------ Records for the task

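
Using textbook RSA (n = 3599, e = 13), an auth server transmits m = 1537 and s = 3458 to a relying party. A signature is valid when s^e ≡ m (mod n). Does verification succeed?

passes

s^2 ≡ 3458^2 = 11957764 ≡ 1886
s^4 ≡ 1886^2 = 3556996 ≡ 1184
s^8 ≡ 1184^2 = 1401856 ≡ 1845
13 = 8 + 4 + 1, so s^13 ≡ 1845·1184·3458 ≡ 1537 (mod 3599)
1537 = m, so the signature checks out.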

------------

## [Task details]
Write the records again exactly as they stand.

## [Response for this exercise]
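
Using textbook RSA (n = 3599, e = 13), an auth server transmits m = 1537 and s = 3458 to a relying party. A signature is valid when s^e ≡ m (mod n). Does verification succeed?

passes

s^2 ≡ 3458^2 = 11957764 ≡ 1886
s^4 ≡ 1886^2 = 3556996 ≡ 1184
s^8 ≡ 1184^2 = 1401856 ≡ 1845
13 = 8 + 4 + 1, so s^13 ≡ 1845·1184·3458 ≡ 1537 (mod 3599)
1537 = m, so the signature checks out.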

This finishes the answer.